==== Dataset entries
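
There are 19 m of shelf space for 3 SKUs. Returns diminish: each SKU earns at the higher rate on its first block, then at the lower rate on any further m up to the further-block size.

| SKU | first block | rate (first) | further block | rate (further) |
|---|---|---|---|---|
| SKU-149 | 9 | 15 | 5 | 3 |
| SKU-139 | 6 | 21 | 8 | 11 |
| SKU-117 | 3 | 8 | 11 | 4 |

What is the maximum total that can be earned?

305

Order all 6 blocks by rate: SKU-139/first 21 > SKU-149/first 15 > SKU-139/second 11 > SKU-117/first 8 > SKU-117/second 4 > SKU-149/second 3.
SKU-139 first at 21: fill all 6 — 13 left.
SKU-149 first at 15: fill all 9 — 4 left.
SKU-139/second: +4 of 8 at 11; pool empty.
Total = 21×6 + 15×9 + 11×4 = 305.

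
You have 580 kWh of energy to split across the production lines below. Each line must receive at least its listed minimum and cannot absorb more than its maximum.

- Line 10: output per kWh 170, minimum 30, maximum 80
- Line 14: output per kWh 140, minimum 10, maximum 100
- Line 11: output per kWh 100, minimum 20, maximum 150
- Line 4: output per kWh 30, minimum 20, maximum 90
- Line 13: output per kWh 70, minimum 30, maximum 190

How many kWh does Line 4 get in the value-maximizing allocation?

60

Meeting every minimum uses 30+10+20+20+30 = 110 kWh, leaving 470.
Highest output per kWh first: Line 10 170 > Line 14 140 > Line 11 100 > Line 13 70 > Line 4 30.
Line 10 takes 50 more to reach its cap of 80 — 420 left.
Line 14: +90 to 100 (cap) — 330 left.
Give Line 11 130 more to hit its cap of 150 — 200 left.
Line 13: +160 to 190 (cap) — 40 left.
Line 4 has room for 70 more but only 40 remain, so it gets 60.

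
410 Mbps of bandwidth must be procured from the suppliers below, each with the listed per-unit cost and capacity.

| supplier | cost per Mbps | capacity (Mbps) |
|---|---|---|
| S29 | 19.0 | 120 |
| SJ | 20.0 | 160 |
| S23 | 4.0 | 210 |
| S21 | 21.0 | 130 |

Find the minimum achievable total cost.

4720

Use suppliers in increasing cost order.
S23 (4.0): use full 210 — 200 Mbps to go.
S29 (19.0): use full 120 — 80 Mbps to go.
SJ (20.0): take the remaining 80 — done.
S21: unused.
Cost = 210×4.0 + 120×19.0 + 80×20.0 = 4720.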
========
> **Goal of the exercise**
Begin with the first line of the records and finish with the line containing "- Line 13: output". Reproduce those lines exactly, both ends included, and nothing else.

> **Task response**
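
There are 19 m of shelf space for 3 SKUs. Returns diminish: each SKU earns at the higher rate on its first block, then at the lower rate on any further m up to the further-block size.

| SKU | first block | rate (first) | further block | rate (further) |
|---|---|---|---|---|
| SKU-149 | 9 | 15 | 5 | 3 |
| SKU-139 | 6 | 21 | 8 | 11 |
| SKU-117 | 3 | 8 | 11 | 4 |

What is the maximum total that can be earned?

305

Order all 6 blocks by rate: SKU-139/first 21 > SKU-149/first 15 > SKU-139/second 11 > SKU-117/first 8 > SKU-117/second 4 > SKU-149/second 3.
SKU-139 first at 21: fill all 6 — 13 left.
SKU-149 first at 15: fill all 9 — 4 left.
SKU-139/second: +4 of 8 at 11; pool empty.
Total = 21×6 + 15×9 + 11×4 = 305.

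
You have 580 kWh of energy to split across the production lines below. Each line must receive at least its listed minimum and cannot absorb more than its maximum.

- Line 10: output per kWh 170, minimum 30, maximum 80
- Line 14: output per kWh 140, minimum 10, maximum 100
- Line 11: output per kWh 100, minimum 20, maximum 150
- Line 4: output per kWh 30, minimum 20, maximum 90
- Line 13: output per kWh 70, minimum 30, maximum 190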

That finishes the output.